WHAT THE EXERCISE ASKS -
Write every entry out again, unchanged.

_ _ _ _ _ _ _

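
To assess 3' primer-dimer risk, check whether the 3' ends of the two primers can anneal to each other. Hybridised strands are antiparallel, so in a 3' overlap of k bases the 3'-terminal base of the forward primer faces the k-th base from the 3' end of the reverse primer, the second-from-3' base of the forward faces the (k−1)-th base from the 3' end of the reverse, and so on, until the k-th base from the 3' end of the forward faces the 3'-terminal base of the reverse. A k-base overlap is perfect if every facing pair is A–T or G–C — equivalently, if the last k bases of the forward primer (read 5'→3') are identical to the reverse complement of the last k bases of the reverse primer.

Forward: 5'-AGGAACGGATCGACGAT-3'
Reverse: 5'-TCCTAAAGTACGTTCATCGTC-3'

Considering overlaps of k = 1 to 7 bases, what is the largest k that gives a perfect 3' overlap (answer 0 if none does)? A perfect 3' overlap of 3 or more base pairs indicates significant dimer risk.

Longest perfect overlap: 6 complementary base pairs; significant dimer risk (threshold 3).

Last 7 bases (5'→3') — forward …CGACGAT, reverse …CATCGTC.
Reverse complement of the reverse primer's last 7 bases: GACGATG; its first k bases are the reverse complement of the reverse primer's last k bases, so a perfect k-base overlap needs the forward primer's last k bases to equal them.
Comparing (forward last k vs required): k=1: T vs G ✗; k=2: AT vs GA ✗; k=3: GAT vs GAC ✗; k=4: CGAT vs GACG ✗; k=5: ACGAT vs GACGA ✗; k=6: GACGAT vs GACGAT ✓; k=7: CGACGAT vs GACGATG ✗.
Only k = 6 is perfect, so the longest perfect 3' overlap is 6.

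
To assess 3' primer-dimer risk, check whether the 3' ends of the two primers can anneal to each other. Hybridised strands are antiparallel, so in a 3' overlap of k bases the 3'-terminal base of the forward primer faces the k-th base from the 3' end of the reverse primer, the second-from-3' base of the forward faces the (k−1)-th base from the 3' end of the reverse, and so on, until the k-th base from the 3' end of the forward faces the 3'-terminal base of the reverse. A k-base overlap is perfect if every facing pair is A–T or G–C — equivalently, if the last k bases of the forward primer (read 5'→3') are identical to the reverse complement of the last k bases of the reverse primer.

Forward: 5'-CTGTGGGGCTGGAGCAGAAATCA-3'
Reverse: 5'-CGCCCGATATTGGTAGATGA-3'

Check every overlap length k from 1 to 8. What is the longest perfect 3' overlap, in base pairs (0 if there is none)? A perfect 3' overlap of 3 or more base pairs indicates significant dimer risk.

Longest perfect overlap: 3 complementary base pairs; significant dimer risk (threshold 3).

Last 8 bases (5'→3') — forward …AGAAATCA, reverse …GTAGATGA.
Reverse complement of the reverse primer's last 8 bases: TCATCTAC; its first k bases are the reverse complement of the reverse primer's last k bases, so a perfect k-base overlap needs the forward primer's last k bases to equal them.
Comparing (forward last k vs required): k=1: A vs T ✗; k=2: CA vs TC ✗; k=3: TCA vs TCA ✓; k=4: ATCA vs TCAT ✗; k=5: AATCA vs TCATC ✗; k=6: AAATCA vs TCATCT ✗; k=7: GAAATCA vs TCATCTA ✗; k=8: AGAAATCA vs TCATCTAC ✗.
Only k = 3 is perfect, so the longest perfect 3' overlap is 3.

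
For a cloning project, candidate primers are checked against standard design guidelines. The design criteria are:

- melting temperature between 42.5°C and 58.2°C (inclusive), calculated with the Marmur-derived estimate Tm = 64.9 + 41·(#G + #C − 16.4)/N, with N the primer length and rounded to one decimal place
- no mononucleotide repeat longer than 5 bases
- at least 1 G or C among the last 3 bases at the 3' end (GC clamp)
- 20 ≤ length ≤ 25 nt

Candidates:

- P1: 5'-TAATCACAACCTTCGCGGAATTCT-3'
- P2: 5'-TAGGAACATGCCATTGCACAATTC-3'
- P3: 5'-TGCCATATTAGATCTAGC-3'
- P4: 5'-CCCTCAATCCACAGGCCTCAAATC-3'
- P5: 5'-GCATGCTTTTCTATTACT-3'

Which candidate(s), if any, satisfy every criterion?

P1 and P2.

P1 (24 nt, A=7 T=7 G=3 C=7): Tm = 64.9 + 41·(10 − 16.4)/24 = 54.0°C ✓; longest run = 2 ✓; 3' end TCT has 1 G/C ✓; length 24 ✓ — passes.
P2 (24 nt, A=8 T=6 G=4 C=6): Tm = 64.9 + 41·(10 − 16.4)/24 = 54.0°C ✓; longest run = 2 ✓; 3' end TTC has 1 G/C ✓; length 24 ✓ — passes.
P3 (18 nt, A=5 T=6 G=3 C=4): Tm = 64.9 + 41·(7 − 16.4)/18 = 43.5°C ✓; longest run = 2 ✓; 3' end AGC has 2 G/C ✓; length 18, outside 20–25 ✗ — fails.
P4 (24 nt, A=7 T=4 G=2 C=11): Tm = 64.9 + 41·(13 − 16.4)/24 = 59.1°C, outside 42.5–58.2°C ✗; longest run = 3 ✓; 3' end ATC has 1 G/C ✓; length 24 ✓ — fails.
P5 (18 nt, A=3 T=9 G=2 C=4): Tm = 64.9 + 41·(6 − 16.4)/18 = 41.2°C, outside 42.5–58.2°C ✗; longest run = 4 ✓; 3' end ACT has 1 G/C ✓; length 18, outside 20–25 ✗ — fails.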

_ _ _ _ _ _ _

EXPECTED ANSWER -
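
To assess 3' primer-dimer risk, check whether the 3' ends of the two primers can anneal to each other. Hybridised strands are antiparallel, so in a 3' overlap of k bases the 3'-terminal base of the forward primer faces the k-th base from the 3' end of the reverse primer, the second-from-3' base of the forward faces the (k−1)-th base from the 3' end of the reverse, and so on, until the k-th base from the 3' end of the forward faces the 3'-terminal base of the reverse. A k-base overlap is perfect if every facing pair is A–T or G–C — equivalently, if the last k bases of the forward primer (read 5'→3') are identical to the reverse complement of the last k bases of the reverse primer.

Forward: 5'-AGGAACGGATCGACGAT-3'
Reverse: 5'-TCCTAAAGTACGTTCATCGTC-3'

Considering overlaps of k = 1 to 7 bases, what is the largest k that gives a perfect 3' overlap (answer 0 if none does)? A perfect 3' overlap of 3 or more base pairs indicates significant dimer risk.

Longest perfect overlap: 6 complementary base pairs; significant dimer risk (threshold 3).

Last 7 bases (5'→3') — forward …CGACGAT, reverse …CATCGTC.
Reverse complement of the reverse primer's last 7 bases: GACGATG; its first k bases are the reverse complement of the reverse primer's last k bases, so a perfect k-base overlap needs the forward primer's last k bases to equal them.
Comparing (forward last k vs required): k=1: T vs G ✗; k=2: AT vs GA ✗; k=3: GAT vs GAC ✗; k=4: CGAT vs GACG ✗; k=5: ACGAT vs GACGA ✗; k=6: GACGAT vs GACGAT ✓; k=7: CGACGAT vs GACGATG ✗.
Only k = 6 is perfect, so the longest perfect 3' overlap is 6.

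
To assess 3' primer-dimer risk, check whether the 3' ends of the two primers can anneal to each other. Hybridised strands are antiparallel, so in a 3' overlap of k bases the 3'-terminal base of the forward primer faces the k-th base from the 3' end of the reverse primer, the second-from-3' base of the forward faces the (k−1)-th base from the 3' end of the reverse, and so on, until the k-th base from the 3' end of the forward faces the 3'-terminal base of the reverse. A k-base overlap is perfect if every facing pair is A–T or G–C — equivalently, if the last k bases of the forward primer (read 5'→3') are identical to the reverse complement of the last k bases of the reverse primer.

Forward: 5'-CTGTGGGGCTGGAGCAGAAATCA-3'
Reverse: 5'-CGCCCGATATTGGTAGATGA-3'

Check every overlap length k from 1 to 8. What is the longest perfect 3' overlap, in base pairs (0 if there is none)? A perfect 3' overlap of 3 or more base pairs indicates significant dimer risk.

Longest perfect overlap: 3 complementary base pairs; significant dimer risk (threshold 3).

Last 8 bases (5'→3') — forward …AGAAATCA, reverse …GTAGATGA.
Reverse complement of the reverse primer's last 8 bases: TCATCTAC; its first k bases are the reverse complement of the reverse primer's last k bases, so a perfect k-base overlap needs the forward primer's last k bases to equal them.
Comparing (forward last k vs required): k=1: A vs T ✗; k=2: CA vs TC ✗; k=3: TCA vs TCA ✓; k=4: ATCA vs TCAT ✗; k=5: AATCA vs TCATC ✗; k=6: AAATCA vs TCATCT ✗; k=7: GAAATCA vs TCATCTA ✗; k=8: AGAAATCA vs TCATCTAC ✗.
Only k = 3 is perfect, so the longest perfect 3' overlap is 3.

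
For a cloning project, candidate primers are checked against standard design guidelines. The design criteria are:

- melting temperature between 42.5°C and 58.2°C (inclusive), calculated with the Marmur-derived estimate Tm = 64.9 + 41·(#G + #C − 16.4)/N, with N the primer length and rounded to one decimal place
- no mononucleotide repeat longer than 5 bases
- at least 1 G or C among the last 3 bases at the 3' end (GC clamp)
- 20 ≤ length ≤ 25 nt

Candidates:

- P1: 5'-TAATCACAACCTTCGCGGAATTCT-3'
- P2: 5'-TAGGAACATGCCATTGCACAATTC-3'
- P3: 5'-TGCCATATTAGATCTAGC-3'
- P4: 5'-CCCTCAATCCACAGGCCTCAAATC-3'
- P5: 5'-GCATGCTTTTCTATTACT-3'

Which candidate(s), if any, satisfy every criterion?

P1 and P2.

P1 (24 nt, A=7 T=7 G=3 C=7): Tm = 64.9 + 41·(10 − 16.4)/24 = 54.0°C ✓; longest run = 2 ✓; 3' end TCT has 1 G/C ✓; length 24 ✓ — passes.
P2 (24 nt, A=8 T=6 G=4 C=6): Tm = 64.9 + 41·(10 − 16.4)/24 = 54.0°C ✓; longest run = 2 ✓; 3' end TTC has 1 G/C ✓; length 24 ✓ — passes.
P3 (18 nt, A=5 T=6 G=3 C=4): Tm = 64.9 + 41·(7 − 16.4)/18 = 43.5°C ✓; longest run = 2 ✓; 3' end AGC has 2 G/C ✓; length 18, outside 20–25 ✗ — fails.
P4 (24 nt, A=7 T=4 G=2 C=11): Tm = 64.9 + 41·(13 − 16.4)/24 = 59.1°C, outside 42.5–58.2°C ✗; longest run = 3 ✓; 3' end ATC has 1 G/C ✓; length 24 ✓ — fails.
P5 (18 nt, A=3 T=9 G=2 C=4): Tm = 64.9 + 41·(6 − 16.4)/18 = 41.2°C, outside 42.5–58.2°C ✗; longest run = 4 ✓; 3' end ACT has 1 G/C ✓; length 18, outside 20–25 ✗ — fails.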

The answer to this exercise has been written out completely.